_ABOUT THIS EXERCISE_.
Copy out all the lines in the records that include the word "circle".

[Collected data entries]
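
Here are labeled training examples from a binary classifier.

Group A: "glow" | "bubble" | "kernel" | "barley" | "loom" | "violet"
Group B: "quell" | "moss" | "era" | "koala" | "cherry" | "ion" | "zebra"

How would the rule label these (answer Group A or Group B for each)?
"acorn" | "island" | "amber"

The rule appears to be: even length AND contains 'l'.
"acorn": Group B (length 5, no 'l'). "island": Group A (length 6, has 'l'). "amber": Group B (length 5, no 'l').

Group B, Group A, Group B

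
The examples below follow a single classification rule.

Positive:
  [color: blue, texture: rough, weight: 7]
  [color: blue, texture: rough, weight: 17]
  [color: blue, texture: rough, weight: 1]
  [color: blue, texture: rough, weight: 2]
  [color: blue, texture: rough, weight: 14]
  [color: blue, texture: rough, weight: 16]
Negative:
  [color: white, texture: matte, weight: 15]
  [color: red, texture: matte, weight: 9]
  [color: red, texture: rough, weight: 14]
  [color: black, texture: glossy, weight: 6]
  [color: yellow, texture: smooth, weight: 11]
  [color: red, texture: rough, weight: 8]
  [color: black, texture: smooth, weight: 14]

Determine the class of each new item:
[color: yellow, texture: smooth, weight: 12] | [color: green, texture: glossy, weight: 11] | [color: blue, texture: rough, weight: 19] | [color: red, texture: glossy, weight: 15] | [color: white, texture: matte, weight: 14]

The common property of the 'Positive' items is: color is blue. No 'Negative' item has it.

Negative, Negative, Positive, Negative, Negative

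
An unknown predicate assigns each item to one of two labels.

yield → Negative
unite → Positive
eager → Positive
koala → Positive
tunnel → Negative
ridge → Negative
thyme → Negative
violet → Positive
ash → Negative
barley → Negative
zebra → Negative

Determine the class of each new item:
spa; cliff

Every 'Positive' example satisfies: has ≥ 3 vowels. None of the 'Negative' examples do.

Negative, Negative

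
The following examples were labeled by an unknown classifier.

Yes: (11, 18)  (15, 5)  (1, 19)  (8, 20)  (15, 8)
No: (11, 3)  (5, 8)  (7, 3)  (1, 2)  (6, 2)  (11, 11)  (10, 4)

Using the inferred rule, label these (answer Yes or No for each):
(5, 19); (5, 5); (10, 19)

Yes, No, Yes

One predicate separates the groups cleanly: max ≥ 15.
Yes: (5, 19), since max 19.
No: (5, 5), since max 5.
Yes: (10, 19), since max 19.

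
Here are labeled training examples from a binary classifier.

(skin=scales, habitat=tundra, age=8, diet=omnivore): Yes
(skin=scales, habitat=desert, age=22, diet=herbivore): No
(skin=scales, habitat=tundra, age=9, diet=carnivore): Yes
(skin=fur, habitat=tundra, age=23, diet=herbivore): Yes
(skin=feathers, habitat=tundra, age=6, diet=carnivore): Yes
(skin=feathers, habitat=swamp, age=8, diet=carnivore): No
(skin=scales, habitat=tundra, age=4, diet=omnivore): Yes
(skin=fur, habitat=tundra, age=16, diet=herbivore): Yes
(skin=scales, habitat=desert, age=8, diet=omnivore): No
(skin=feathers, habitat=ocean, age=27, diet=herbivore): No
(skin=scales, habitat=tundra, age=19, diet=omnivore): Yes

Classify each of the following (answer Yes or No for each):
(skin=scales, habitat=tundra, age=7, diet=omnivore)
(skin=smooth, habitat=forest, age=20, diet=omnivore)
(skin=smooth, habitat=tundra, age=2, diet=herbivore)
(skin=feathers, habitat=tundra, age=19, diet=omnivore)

Every 'Yes' example satisfies: habitat is tundra. None of the 'No' examples do.

Yes, No, Yes, Yes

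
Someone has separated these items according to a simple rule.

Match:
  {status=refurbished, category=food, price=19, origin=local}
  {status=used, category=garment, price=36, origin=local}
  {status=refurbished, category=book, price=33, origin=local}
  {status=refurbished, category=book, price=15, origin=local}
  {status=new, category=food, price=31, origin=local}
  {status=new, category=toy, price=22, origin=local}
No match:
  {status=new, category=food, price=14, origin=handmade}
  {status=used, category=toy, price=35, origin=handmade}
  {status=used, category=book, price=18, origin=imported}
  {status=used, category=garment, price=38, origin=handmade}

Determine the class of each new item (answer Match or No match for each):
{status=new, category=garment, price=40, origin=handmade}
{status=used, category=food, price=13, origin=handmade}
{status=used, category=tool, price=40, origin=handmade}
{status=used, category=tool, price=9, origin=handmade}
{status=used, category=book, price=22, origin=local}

Comparing the two groups points to one rule — origin is local.
No match: {status=new, category=garment, price=40, origin=handmade}, since origin is handmade. No match: {status=used, category=food, price=13, origin=handmade}, since origin is handmade. No match: {status=used, category=tool, price=40, origin=handmade}, since origin is handmade. No match: {status=used, category=tool, price=9, origin=handmade}, since origin is handmade. Match: {status=used, category=book, price=22, origin=local}, since origin is local.

No match, No match, No match, No match, Match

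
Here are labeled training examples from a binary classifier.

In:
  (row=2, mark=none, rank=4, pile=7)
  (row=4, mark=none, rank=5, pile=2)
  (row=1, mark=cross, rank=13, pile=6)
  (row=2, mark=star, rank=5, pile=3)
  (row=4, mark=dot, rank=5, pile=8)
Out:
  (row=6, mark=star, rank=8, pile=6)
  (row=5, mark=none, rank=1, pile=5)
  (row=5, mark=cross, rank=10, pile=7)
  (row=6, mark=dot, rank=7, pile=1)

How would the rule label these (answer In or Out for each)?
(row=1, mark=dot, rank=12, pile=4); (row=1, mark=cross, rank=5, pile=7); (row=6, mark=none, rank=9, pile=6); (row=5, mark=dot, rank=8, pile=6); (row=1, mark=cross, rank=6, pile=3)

Every 'In' example satisfies: row ≤ 4. None of the 'Out' examples do.
(row=1, mark=dot, rank=12, pile=4): In (row = 1).
(row=1, mark=cross, rank=5, pile=7): In (row = 1).
(row=6, mark=none, rank=9, pile=6): Out (row = 6).
(row=5, mark=dot, rank=8, pile=6): Out (row = 5).
(row=1, mark=cross, rank=6, pile=3): In (row = 1).

In, In, Out, Out, In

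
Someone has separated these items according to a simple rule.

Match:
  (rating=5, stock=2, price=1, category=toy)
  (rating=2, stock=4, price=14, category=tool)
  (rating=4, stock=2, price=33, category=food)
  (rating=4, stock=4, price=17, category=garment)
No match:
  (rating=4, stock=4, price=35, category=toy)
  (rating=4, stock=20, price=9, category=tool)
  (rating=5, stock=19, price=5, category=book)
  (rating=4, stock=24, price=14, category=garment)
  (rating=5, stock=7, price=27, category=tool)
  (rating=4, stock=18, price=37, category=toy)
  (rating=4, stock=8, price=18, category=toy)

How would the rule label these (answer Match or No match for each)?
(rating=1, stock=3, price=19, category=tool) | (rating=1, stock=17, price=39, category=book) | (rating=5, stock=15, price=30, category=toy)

Match, No match, No match

A rule that fits every label: stock ≤ 4 AND price ≤ 33 — true of each 'Match' example, false of each 'No match' one.
(rating=1, stock=3, price=19, category=tool) — stock = 3, price = 19, hence Match. (rating=1, stock=17, price=39, category=book) — stock = 17, price = 39, hence No match. (rating=5, stock=15, price=30, category=toy) — stock = 15, price = 30, hence No match.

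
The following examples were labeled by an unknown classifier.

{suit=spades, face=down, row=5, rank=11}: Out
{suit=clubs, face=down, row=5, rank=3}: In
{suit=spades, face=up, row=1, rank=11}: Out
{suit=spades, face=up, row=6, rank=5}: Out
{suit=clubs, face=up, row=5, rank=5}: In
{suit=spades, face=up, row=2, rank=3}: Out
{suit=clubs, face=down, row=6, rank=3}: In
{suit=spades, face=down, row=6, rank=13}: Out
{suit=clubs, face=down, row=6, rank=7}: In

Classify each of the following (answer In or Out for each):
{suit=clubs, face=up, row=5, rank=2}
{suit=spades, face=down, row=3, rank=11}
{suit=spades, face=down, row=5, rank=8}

In, Out, Out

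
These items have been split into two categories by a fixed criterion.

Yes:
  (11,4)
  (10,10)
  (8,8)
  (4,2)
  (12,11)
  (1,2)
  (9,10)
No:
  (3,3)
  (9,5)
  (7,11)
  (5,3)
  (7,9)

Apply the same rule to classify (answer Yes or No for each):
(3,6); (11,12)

Yes, Yes

'Yes' ⟺ product is even.
Yes: (3,6), since 3·6 = 18. Yes: (11,12), since 11·12 = 132.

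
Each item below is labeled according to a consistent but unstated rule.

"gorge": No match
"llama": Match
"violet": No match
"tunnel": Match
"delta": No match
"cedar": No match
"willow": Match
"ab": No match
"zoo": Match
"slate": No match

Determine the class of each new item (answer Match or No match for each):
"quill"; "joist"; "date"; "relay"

Match, No match, No match, No match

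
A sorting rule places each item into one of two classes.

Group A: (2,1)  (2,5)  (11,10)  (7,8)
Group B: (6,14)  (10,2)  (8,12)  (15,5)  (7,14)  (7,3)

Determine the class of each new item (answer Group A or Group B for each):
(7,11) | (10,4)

Group B, Group B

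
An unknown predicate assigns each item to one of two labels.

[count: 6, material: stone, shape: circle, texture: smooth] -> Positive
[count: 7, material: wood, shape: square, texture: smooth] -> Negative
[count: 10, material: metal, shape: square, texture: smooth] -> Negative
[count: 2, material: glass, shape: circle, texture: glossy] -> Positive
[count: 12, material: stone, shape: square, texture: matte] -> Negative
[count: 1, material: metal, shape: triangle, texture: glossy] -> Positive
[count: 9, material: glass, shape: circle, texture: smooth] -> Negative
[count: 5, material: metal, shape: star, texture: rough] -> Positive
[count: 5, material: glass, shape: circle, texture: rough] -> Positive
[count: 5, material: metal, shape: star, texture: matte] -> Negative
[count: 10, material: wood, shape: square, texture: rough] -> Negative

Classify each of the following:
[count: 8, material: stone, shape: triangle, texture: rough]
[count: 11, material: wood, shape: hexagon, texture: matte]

Negative, Negative

All 'Positive' examples share one property — texture is not matte AND count ≤ 6 — and every 'Negative' example lacks it.
[count: 8, material: stone, shape: triangle, texture: rough] → texture is rough, count = 8 → Negative. [count: 11, material: wood, shape: hexagon, texture: matte] → texture is matte, count = 11 → Negative.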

_OUTPUT OF THE EXERCISE_.
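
[count: 6, material: stone, shape: circle, texture: smooth] -> Positive
[count: 2, material: glass, shape: circle, texture: glossy] -> Positive
[count: 9, material: glass, shape: circle, texture: smooth] -> Negative
[count: 5, material: glass, shape: circle, texture: rough] -> Positive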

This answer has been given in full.